Return exactly the lines of the records below, starting at the line that contains "Starting state: m=0, n=-5" and ending at the line that contains "7. MAX(c, y)", with both of those lines kept.

........

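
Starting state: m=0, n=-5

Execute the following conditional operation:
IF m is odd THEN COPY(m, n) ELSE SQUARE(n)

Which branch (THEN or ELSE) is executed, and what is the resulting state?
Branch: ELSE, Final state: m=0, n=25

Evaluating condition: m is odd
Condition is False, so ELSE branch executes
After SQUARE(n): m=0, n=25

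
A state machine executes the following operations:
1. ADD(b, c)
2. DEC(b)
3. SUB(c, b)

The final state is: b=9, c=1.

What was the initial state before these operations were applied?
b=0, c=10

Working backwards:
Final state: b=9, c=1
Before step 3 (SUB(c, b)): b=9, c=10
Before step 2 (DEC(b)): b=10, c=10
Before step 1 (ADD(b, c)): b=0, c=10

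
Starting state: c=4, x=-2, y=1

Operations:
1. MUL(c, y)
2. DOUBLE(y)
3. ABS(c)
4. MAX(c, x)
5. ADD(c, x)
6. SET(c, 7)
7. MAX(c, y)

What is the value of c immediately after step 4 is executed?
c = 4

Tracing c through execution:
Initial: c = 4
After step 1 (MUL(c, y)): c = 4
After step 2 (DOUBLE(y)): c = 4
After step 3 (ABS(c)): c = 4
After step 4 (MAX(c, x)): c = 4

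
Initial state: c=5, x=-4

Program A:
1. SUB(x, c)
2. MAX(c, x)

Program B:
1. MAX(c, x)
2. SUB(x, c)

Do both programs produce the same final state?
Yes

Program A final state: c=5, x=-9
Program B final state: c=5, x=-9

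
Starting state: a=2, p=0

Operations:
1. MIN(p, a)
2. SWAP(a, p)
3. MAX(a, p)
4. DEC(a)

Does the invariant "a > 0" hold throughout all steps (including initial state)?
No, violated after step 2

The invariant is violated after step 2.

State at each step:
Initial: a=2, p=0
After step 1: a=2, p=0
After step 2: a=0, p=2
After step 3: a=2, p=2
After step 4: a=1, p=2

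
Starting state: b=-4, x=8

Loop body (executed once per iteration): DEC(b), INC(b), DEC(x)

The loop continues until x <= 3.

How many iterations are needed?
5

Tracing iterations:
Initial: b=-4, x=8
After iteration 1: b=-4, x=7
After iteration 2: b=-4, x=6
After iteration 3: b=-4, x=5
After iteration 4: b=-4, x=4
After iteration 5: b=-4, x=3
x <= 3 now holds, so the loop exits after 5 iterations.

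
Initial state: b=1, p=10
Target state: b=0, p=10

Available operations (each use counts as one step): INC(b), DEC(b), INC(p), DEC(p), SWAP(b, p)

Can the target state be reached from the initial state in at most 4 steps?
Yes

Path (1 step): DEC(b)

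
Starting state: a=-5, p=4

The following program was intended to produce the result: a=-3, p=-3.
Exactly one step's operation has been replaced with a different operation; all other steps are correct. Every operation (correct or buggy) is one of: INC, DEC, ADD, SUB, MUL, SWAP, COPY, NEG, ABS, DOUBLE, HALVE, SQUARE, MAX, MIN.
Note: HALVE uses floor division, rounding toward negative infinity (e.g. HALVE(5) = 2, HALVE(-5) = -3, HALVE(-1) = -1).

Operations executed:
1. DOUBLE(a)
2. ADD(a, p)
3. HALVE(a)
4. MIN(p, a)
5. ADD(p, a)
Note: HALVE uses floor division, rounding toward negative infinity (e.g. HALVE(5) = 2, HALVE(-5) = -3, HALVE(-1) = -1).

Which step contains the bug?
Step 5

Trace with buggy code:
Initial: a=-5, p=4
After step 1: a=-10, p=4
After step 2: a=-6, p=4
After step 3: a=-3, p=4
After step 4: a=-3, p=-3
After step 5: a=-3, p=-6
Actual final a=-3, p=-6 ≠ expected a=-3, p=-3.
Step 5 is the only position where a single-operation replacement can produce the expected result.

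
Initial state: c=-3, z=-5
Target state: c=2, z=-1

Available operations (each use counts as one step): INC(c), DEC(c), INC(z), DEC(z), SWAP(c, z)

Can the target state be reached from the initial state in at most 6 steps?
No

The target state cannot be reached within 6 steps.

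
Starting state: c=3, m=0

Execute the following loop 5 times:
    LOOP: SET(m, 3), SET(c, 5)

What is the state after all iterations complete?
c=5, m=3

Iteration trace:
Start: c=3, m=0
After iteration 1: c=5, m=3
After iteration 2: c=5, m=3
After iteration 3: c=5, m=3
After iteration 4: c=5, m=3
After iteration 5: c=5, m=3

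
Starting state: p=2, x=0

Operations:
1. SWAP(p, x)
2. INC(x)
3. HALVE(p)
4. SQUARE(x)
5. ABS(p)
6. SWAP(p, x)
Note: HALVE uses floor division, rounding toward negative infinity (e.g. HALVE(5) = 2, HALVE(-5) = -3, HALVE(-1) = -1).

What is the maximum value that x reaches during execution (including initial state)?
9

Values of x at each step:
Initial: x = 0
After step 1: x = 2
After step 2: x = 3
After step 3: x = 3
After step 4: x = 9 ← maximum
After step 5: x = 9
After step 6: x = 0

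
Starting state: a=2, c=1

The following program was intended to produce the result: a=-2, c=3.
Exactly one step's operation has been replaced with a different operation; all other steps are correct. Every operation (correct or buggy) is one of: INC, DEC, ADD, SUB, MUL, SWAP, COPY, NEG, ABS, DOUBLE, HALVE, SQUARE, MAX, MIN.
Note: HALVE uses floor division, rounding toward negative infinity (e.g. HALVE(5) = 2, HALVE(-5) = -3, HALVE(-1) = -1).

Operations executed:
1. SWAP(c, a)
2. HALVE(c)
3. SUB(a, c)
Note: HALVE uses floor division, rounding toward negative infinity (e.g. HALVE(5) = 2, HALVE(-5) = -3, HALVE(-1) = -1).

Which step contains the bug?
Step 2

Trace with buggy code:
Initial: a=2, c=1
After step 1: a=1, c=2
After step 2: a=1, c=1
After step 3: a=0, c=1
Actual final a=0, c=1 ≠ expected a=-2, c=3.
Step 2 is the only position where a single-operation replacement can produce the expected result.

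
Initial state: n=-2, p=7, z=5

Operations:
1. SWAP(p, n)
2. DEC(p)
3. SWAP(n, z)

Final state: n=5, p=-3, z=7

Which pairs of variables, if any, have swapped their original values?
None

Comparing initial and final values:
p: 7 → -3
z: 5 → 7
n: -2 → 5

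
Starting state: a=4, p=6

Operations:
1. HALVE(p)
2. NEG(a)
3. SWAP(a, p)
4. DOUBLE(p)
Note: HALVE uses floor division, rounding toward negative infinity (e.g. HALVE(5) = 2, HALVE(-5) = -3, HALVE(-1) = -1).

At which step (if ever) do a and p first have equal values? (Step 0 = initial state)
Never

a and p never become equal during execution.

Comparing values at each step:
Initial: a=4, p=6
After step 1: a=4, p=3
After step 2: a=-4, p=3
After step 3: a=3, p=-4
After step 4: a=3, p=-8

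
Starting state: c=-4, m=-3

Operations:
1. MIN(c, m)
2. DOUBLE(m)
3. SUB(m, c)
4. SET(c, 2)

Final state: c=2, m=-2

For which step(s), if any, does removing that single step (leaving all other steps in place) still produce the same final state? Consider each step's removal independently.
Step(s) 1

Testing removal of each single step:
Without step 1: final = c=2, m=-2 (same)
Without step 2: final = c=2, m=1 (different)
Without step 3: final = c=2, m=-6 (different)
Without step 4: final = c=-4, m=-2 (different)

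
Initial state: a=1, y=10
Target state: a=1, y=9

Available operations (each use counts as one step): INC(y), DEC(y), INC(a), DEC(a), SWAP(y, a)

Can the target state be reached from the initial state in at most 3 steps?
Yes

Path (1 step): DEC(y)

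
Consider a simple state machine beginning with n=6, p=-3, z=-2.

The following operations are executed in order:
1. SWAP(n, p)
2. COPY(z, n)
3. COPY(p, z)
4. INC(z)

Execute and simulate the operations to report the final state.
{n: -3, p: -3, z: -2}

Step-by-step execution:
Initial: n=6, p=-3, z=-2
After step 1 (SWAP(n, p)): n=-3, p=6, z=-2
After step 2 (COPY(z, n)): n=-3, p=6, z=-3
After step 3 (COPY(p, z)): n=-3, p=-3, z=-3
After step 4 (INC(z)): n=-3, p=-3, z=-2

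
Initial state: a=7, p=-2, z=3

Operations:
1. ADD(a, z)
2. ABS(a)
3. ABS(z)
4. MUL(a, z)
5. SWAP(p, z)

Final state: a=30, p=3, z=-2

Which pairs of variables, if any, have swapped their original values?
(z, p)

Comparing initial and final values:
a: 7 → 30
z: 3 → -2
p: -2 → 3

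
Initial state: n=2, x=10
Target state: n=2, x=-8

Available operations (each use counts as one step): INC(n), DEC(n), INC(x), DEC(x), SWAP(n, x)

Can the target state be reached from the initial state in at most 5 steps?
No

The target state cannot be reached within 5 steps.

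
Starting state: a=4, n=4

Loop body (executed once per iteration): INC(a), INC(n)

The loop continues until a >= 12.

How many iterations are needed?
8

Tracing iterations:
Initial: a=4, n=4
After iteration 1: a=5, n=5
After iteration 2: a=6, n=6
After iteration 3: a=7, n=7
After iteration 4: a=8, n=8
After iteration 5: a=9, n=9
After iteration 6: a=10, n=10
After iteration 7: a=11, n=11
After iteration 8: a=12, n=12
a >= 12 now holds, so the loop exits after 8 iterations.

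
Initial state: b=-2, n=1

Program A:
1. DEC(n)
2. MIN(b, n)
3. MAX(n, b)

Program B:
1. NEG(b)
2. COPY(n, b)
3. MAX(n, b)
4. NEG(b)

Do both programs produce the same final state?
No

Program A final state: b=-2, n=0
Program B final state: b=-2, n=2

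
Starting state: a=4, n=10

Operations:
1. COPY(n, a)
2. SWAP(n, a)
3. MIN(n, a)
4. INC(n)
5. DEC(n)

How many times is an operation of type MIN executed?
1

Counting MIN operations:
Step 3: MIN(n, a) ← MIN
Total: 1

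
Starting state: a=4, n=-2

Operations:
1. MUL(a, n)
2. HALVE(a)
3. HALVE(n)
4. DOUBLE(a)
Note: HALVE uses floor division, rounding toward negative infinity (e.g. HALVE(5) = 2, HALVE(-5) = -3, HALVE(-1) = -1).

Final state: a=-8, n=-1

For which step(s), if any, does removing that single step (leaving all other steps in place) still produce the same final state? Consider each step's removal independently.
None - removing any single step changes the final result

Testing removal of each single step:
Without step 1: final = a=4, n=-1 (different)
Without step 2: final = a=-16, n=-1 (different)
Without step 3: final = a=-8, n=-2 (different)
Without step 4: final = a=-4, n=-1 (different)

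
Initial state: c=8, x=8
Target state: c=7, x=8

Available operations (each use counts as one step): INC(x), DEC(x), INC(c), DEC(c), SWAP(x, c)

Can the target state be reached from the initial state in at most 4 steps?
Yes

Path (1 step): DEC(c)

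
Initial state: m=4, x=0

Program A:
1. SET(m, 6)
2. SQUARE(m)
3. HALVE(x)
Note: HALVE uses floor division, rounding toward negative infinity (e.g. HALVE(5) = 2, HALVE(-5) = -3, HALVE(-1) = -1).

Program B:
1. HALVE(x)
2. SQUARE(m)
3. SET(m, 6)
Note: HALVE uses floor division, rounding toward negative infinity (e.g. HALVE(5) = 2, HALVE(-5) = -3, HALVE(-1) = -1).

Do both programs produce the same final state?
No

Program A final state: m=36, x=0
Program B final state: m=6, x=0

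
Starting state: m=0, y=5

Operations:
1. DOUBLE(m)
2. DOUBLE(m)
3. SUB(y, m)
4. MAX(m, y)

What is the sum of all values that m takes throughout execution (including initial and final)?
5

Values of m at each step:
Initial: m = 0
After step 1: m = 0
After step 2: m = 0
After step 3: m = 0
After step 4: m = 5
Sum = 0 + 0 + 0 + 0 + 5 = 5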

........

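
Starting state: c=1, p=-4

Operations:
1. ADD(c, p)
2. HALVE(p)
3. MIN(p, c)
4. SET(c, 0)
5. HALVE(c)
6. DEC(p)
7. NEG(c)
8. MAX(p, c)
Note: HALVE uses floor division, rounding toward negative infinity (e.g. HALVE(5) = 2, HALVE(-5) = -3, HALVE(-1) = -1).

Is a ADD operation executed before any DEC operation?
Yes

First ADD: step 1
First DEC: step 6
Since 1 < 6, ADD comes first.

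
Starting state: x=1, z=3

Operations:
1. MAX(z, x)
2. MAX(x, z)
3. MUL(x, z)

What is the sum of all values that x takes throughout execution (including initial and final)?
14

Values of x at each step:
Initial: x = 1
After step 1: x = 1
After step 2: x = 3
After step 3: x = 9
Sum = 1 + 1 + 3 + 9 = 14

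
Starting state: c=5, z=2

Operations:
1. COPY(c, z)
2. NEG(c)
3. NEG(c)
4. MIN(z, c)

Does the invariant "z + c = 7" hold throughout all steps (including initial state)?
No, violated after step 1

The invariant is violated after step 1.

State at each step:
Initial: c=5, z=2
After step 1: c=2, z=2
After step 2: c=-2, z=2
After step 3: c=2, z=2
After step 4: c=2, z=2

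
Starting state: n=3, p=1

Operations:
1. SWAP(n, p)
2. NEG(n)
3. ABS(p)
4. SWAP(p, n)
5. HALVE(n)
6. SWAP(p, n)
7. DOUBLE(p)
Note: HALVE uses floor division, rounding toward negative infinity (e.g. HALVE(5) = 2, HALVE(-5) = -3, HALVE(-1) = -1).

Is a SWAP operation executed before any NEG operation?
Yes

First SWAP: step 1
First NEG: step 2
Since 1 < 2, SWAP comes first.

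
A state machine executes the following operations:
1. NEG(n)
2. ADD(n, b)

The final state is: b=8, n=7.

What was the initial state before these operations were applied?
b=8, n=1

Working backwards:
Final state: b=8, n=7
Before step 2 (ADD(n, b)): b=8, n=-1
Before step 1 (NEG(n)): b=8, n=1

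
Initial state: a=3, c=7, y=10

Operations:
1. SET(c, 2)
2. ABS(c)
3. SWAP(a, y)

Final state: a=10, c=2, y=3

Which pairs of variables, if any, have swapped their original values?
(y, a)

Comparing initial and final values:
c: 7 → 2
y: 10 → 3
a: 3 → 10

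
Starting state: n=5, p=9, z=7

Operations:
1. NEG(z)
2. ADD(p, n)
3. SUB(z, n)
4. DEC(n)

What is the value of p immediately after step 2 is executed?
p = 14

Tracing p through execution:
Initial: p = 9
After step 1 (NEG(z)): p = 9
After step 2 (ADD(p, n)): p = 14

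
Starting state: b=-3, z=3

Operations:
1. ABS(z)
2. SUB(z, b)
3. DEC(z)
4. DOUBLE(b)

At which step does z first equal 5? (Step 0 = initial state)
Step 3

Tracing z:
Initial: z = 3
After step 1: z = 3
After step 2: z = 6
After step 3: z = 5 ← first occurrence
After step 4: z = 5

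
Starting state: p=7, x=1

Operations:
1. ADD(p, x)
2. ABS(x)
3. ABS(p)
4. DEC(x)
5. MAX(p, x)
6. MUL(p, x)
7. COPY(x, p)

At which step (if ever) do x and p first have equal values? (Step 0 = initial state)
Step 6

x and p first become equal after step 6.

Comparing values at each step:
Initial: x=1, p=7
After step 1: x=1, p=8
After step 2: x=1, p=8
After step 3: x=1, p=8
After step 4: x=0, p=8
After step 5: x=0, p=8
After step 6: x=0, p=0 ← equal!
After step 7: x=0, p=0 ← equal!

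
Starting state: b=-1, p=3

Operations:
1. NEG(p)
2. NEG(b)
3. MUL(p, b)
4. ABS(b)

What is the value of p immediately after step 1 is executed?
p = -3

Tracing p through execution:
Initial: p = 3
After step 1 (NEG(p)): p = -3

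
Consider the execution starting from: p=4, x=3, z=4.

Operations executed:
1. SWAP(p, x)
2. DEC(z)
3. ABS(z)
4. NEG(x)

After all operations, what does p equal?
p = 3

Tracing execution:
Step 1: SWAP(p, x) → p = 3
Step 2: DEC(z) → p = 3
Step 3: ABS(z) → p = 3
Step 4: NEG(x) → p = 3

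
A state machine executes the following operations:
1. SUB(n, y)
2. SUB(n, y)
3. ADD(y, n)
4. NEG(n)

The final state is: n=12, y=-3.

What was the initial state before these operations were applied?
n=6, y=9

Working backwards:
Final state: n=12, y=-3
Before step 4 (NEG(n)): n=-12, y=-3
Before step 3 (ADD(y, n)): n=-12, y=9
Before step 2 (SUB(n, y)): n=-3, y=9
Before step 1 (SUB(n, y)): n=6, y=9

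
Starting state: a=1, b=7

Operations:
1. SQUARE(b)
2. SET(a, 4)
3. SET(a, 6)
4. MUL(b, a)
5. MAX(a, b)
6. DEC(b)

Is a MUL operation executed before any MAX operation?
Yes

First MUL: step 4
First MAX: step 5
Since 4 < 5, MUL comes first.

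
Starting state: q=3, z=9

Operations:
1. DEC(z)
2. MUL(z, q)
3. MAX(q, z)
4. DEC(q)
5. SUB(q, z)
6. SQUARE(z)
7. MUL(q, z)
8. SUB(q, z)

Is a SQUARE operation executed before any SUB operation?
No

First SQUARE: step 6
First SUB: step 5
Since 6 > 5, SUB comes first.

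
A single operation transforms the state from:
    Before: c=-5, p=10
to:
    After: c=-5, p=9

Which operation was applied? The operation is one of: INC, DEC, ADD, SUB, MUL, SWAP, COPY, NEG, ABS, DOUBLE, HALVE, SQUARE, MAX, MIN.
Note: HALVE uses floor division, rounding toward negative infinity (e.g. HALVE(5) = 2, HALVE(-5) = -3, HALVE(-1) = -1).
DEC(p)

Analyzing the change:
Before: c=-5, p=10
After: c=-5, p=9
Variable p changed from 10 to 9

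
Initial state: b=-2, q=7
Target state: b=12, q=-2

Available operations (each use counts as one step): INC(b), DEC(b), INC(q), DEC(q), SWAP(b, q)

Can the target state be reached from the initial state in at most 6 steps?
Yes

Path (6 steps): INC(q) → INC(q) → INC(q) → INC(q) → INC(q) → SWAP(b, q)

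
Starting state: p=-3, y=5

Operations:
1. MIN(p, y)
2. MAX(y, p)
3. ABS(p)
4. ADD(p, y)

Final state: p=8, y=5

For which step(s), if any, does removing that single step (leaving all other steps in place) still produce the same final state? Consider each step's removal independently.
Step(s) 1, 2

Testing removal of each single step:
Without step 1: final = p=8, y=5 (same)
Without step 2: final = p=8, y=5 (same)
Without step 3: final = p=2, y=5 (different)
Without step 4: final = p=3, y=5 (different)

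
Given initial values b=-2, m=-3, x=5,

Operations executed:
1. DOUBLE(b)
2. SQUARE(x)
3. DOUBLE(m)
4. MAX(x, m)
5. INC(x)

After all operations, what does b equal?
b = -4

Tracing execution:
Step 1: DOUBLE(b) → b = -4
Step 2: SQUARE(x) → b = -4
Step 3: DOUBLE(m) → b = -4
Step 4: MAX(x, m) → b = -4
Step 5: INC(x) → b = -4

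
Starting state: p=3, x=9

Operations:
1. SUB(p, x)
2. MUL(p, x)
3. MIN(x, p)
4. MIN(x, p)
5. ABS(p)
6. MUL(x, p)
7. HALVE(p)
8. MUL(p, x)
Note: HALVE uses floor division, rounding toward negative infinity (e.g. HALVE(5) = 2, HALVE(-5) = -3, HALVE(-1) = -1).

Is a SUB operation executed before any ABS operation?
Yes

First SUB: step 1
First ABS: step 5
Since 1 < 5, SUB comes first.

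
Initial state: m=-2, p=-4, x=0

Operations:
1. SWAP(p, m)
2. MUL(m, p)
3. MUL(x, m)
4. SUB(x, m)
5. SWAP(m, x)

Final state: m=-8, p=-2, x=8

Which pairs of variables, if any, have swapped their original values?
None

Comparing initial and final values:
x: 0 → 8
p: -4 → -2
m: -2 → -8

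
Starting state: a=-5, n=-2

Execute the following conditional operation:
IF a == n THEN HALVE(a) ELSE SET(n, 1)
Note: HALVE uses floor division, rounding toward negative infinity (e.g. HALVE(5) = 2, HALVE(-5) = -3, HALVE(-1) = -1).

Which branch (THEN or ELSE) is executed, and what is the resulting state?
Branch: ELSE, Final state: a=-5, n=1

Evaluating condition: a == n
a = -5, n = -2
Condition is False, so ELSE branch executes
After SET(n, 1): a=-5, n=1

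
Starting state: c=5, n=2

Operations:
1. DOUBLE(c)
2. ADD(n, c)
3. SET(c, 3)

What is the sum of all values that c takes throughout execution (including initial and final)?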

........

◆ Response area
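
Starting state: m=0, n=-5

Execute the following conditional operation:
IF m is odd THEN COPY(m, n) ELSE SQUARE(n)

Which branch (THEN or ELSE) is executed, and what is the resulting state?
Branch: ELSE, Final state: m=0, n=25

Evaluating condition: m is odd
Condition is False, so ELSE branch executes
After SQUARE(n): m=0, n=25

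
A state machine executes the following operations:
1. ADD(b, c)
2. DEC(b)
3. SUB(c, b)

The final state is: b=9, c=1.

What was the initial state before these operations were applied?
b=0, c=10

Working backwards:
Final state: b=9, c=1
Before step 3 (SUB(c, b)): b=9, c=10
Before step 2 (DEC(b)): b=10, c=10
Before step 1 (ADD(b, c)): b=0, c=10

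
Starting state: c=4, x=-2, y=1

Operations:
1. MUL(c, y)
2. DOUBLE(y)
3. ABS(c)
4. MAX(c, x)
5. ADD(c, x)
6. SET(c, 7)
7. MAX(c, y)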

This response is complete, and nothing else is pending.